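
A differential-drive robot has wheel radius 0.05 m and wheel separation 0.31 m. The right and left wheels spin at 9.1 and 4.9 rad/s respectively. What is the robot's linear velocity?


vR = r*wR = 0.05*9.1 = 0.455 m/s
vL = r*wL = 0.05*4.9 = 0.245 m/s
v = (vR+vL)/2 = 0.35 m/s
omega = (vR-vL)/L = 0.6774 rad/s
linear velocity = 0.35 m/s


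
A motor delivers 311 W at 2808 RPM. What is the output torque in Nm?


omega = 2808 * 2*pi/60 = 294.0531 rad/s
tau = P / omega = 311 / 294.0531
= 1.0576 Nm


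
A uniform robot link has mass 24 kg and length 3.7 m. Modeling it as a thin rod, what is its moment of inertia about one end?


I = (1/3) * m * L^2
= (1/3) * 24 * 3.7^2
= 0.333333 * 24 * 13.69
= 109.52 kg*m^2


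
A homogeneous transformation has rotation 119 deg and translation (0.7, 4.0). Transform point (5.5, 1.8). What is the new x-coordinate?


x' = cos(theta)*px - sin(theta)*py + tx
= -0.4848*5.5 - 0.8746*1.8 + 0.7
= -3.5408


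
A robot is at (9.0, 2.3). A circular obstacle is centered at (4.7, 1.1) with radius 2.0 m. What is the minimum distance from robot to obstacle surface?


center_dist = sqrt((9.0-4.7)^2 + (2.3-1.1)^2)
= sqrt(18.49 + 1.44)
= 4.4643
min_dist = center_dist - radius = 4.4643 - 2.0 = 2.4643 m


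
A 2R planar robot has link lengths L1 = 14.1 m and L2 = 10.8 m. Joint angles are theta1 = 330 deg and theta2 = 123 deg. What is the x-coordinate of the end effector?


Convert angles to radians: theta1 = 5.7596, theta2 = 2.1468
x = L1*cos(theta1) + L2*cos(theta1+theta2)
x = 12.211 + -0.5652
x = 11.6457


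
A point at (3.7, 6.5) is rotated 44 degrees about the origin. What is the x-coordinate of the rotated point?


x' = x*cos(theta) - y*sin(theta)
cos(44 deg) = 0.7193, sin(44 deg) = 0.6947
x' = 3.7 * 0.7193 - 6.5 * 0.6947
= 2.6616 - 4.5153
= -1.8537


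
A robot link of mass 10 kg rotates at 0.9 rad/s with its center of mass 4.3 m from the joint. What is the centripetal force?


F = m * omega^2 * r
= 10 * 0.9^2 * 4.3
= 10 * 0.81 * 4.3
= 34.83 N


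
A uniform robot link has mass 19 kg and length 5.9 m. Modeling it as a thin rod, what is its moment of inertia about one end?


I = (1/3) * m * L^2
= (1/3) * 19 * 5.9^2
= 0.333333 * 19 * 34.81
= 220.4633 kg*m^2


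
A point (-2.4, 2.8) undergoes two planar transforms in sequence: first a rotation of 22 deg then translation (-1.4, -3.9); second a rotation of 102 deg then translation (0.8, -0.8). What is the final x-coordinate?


After transform 1:
x1 = cos(22)*-2.4 - sin(22)*2.8 + -1.4 = -4.6741
y1 = sin(22)*-2.4 + cos(22)*2.8 + -3.9 = -2.2029
After transform 2:
x2 = cos(102)*-4.6741 - sin(102)*-2.2029 + 0.8
= 3.9266


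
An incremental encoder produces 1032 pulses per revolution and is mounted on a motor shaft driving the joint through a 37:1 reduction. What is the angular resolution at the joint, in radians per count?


counts per rev = 1032
effective counts at joint = 1032 * 37 = 38184
resolution = 2*pi / 38184
= 1.6455e-04 rad/count


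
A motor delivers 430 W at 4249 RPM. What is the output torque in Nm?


omega = 4249 * 2*pi/60 = 444.9542 rad/s
tau = P / omega = 430 / 444.9542
= 0.9664 Nm


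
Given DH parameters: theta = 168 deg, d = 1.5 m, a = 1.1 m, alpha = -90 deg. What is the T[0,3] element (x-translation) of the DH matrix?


T[0,3] = a * cos(theta)
= 1.1 * cos(168 deg)
= 1.1 * -0.9781
= -1.076


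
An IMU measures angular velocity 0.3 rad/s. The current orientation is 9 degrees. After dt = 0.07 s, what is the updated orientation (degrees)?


delta_theta = w * dt = 0.3 * 0.07 = 0.021 rad
= 1.2032 deg
theta_new = 9 + 1.2032 = 10.2032 deg


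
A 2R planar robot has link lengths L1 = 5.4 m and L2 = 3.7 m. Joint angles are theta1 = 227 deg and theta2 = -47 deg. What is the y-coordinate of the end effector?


Convert angles to radians: theta1 = 3.9619, theta2 = -0.8203
y = L1*sin(theta1) + L2*sin(theta1+theta2)
y = -3.9493 + 0.0
y = -3.9493


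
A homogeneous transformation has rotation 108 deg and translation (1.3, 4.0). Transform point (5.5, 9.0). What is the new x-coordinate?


x' = cos(theta)*px - sin(theta)*py + tx
= -0.309*5.5 - 0.9511*9.0 + 1.3
= -8.9591


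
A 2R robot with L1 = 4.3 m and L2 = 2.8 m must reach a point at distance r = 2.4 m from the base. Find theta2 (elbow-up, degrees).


cos(theta2) = (r^2 - L1^2 - L2^2) / (2*L1*L2)
cos(theta2) = (5.76 - 18.49 - 7.84) / 24.08
cos(theta2) = -0.854236
theta2 = 148.6754 degrees


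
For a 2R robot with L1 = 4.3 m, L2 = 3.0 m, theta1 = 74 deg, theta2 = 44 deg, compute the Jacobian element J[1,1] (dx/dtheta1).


J[1,1] = -L1*sin(t1) - L2*sin(t1+t2)
= -4.3*sin(74) - 3.0*sin(118)
= -6.7823


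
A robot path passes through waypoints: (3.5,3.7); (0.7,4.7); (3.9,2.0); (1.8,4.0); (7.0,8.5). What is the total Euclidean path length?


Segment lengths:
  seg1 = sqrt((-2.8)^2 + (1.0)^2) = 2.9732
  seg2 = sqrt((3.2)^2 + (-2.7)^2) = 4.1869
  seg3 = sqrt((-2.1)^2 + (2.0)^2) = 2.9
  seg4 = sqrt((5.2)^2 + (4.5)^2) = 6.8768
Total = 16.9369


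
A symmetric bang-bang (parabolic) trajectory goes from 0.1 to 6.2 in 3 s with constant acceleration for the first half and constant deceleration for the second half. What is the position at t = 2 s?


Symmetric rest-to-rest: each phase covers (pf-p0)/2 in time T/2. 0.5*a*(T/2)^2 = (pf-p0)/2 => a = 4*(pf-p0)/T^2
a = 4*(6.2-0.1)/3^2 = 2.7111
t = 2 is in the deceleration phase (t > T/2).
p = pf - 0.5*a*(T-t)^2 = 6.2 - 0.5*2.7111*1^2
= 4.8444


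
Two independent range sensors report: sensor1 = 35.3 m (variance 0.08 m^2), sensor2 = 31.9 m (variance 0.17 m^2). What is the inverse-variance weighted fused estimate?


w1 = (1/var1) / (1/var1 + 1/var2)
   = 12.5 / (12.5 + 5.8824) = 0.68
w2 = 1 - w1 = 0.32
fused = w1*s1 + w2*s2 = 24.004 + 10.208
= 34.212 m


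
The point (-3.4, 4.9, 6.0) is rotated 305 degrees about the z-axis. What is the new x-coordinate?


Rotation about z-axis: x' = x*cos(theta) - y*sin(theta)
= -3.4 * 0.5736 - 4.9 * -0.8192
= 2.0637


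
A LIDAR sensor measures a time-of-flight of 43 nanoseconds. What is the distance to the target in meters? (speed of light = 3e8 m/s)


tof = 43 ns = 4.3e-08 s
dist = c * tof / 2
= 3e8 * 4.3e-08 / 2
= 6.45 m


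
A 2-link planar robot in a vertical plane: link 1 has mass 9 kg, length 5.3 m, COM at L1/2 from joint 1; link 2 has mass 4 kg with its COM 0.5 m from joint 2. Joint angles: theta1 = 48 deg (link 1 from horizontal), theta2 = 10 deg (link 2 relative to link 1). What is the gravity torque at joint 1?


Horizontal distance from joint 1 to link-1 COM:
  x_c1 = (L1/2)*cos(t1) = 2.65 * 0.6691 = 1.7732 m
Horizontal distance from joint 1 to link-2 COM:
  x_c2 = L1*cos(t1) + Lc2*cos(t1+t2)
       = 5.3*0.6691 + 0.5*0.5299 = 3.8114 m
tau1 = m1*g*x_c1 + m2*g*x_c2
     = 9*9.81*1.7732 + 4*9.81*3.8114
     = 156.5555 + 149.5574
     = 306.1129 Nm


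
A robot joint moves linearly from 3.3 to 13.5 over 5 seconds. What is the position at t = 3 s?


s = t/T = 3/5 = 0.6
p(t) = p0 + (pf-p0)*s
= 3.3 + (13.5 - 3.3) * 0.6
= 9.42


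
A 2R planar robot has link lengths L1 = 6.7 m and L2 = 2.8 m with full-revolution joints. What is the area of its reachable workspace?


r_max = L1 + L2 = 9.5 m
r_min = |L1 - L2| = 3.9 m
Area = pi*(r_max^2 - r_min^2)
= pi*(90.25 - 15.21)
= pi * 75.04
= 235.7451 m^2


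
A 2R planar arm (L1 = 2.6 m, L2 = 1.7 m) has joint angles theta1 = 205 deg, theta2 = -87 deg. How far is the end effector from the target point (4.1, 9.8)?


End effector via forward kinematics:
x = L1*cos(t1) + L2*cos(t1+t2) = -3.1545
y = L1*sin(t1) + L2*sin(t1+t2) = 0.4022
Distance to target:
d = sqrt((4.1 - -3.1545)^2 + (9.8 - 0.4022)^2)
= sqrt(52.6278 + 88.3186)
= 11.8721 m


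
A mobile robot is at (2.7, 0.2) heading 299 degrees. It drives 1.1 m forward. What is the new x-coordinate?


x_new = x0 + d*cos(theta)
= 2.7 + 1.1*cos(299)
= 2.7 + 0.5333
= 3.2333


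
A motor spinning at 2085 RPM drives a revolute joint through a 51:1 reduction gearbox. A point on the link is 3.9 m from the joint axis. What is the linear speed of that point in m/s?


omega_motor = 2085 * 2*pi/60 = 218.3407 rad/s
omega_joint = omega_motor / 51 = 4.2812 rad/s
v = omega_joint * r = 4.2812 * 3.9
= 16.6966 m/s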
★ ★ ★ ★ ★ ★ ★
Write out exactly the lines from the one with "A 2R planar arm" through the end of the records above, both ends included, and leave out all other lines.

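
A 2R planar arm (L1 = 2.6 m, L2 = 1.7 m) has joint angles theta1 = 205 deg, theta2 = -87 deg. How far is the end effector from the target point (4.1, 9.8)?


End effector via forward kinematics:
x = L1*cos(t1) + L2*cos(t1+t2) = -3.1545
y = L1*sin(t1) + L2*sin(t1+t2) = 0.4022
Distance to target:
d = sqrt((4.1 - -3.1545)^2 + (9.8 - 0.4022)^2)
= sqrt(52.6278 + 88.3186)
= 11.8721 m


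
A mobile robot is at (2.7, 0.2) heading 299 degrees. It drives 1.1 m forward. What is the new x-coordinate?


x_new = x0 + d*cos(theta)
= 2.7 + 1.1*cos(299)
= 2.7 + 0.5333
= 3.2333


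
A motor spinning at 2085 RPM drives a revolute joint through a 51:1 reduction gearbox. A point on the link is 3.9 m from the joint axis. What is the linear speed of that point in m/s?


omega_motor = 2085 * 2*pi/60 = 218.3407 rad/s
omega_joint = omega_motor / 51 = 4.2812 rad/s
v = omega_joint * r = 4.2812 * 3.9
= 16.6966 m/s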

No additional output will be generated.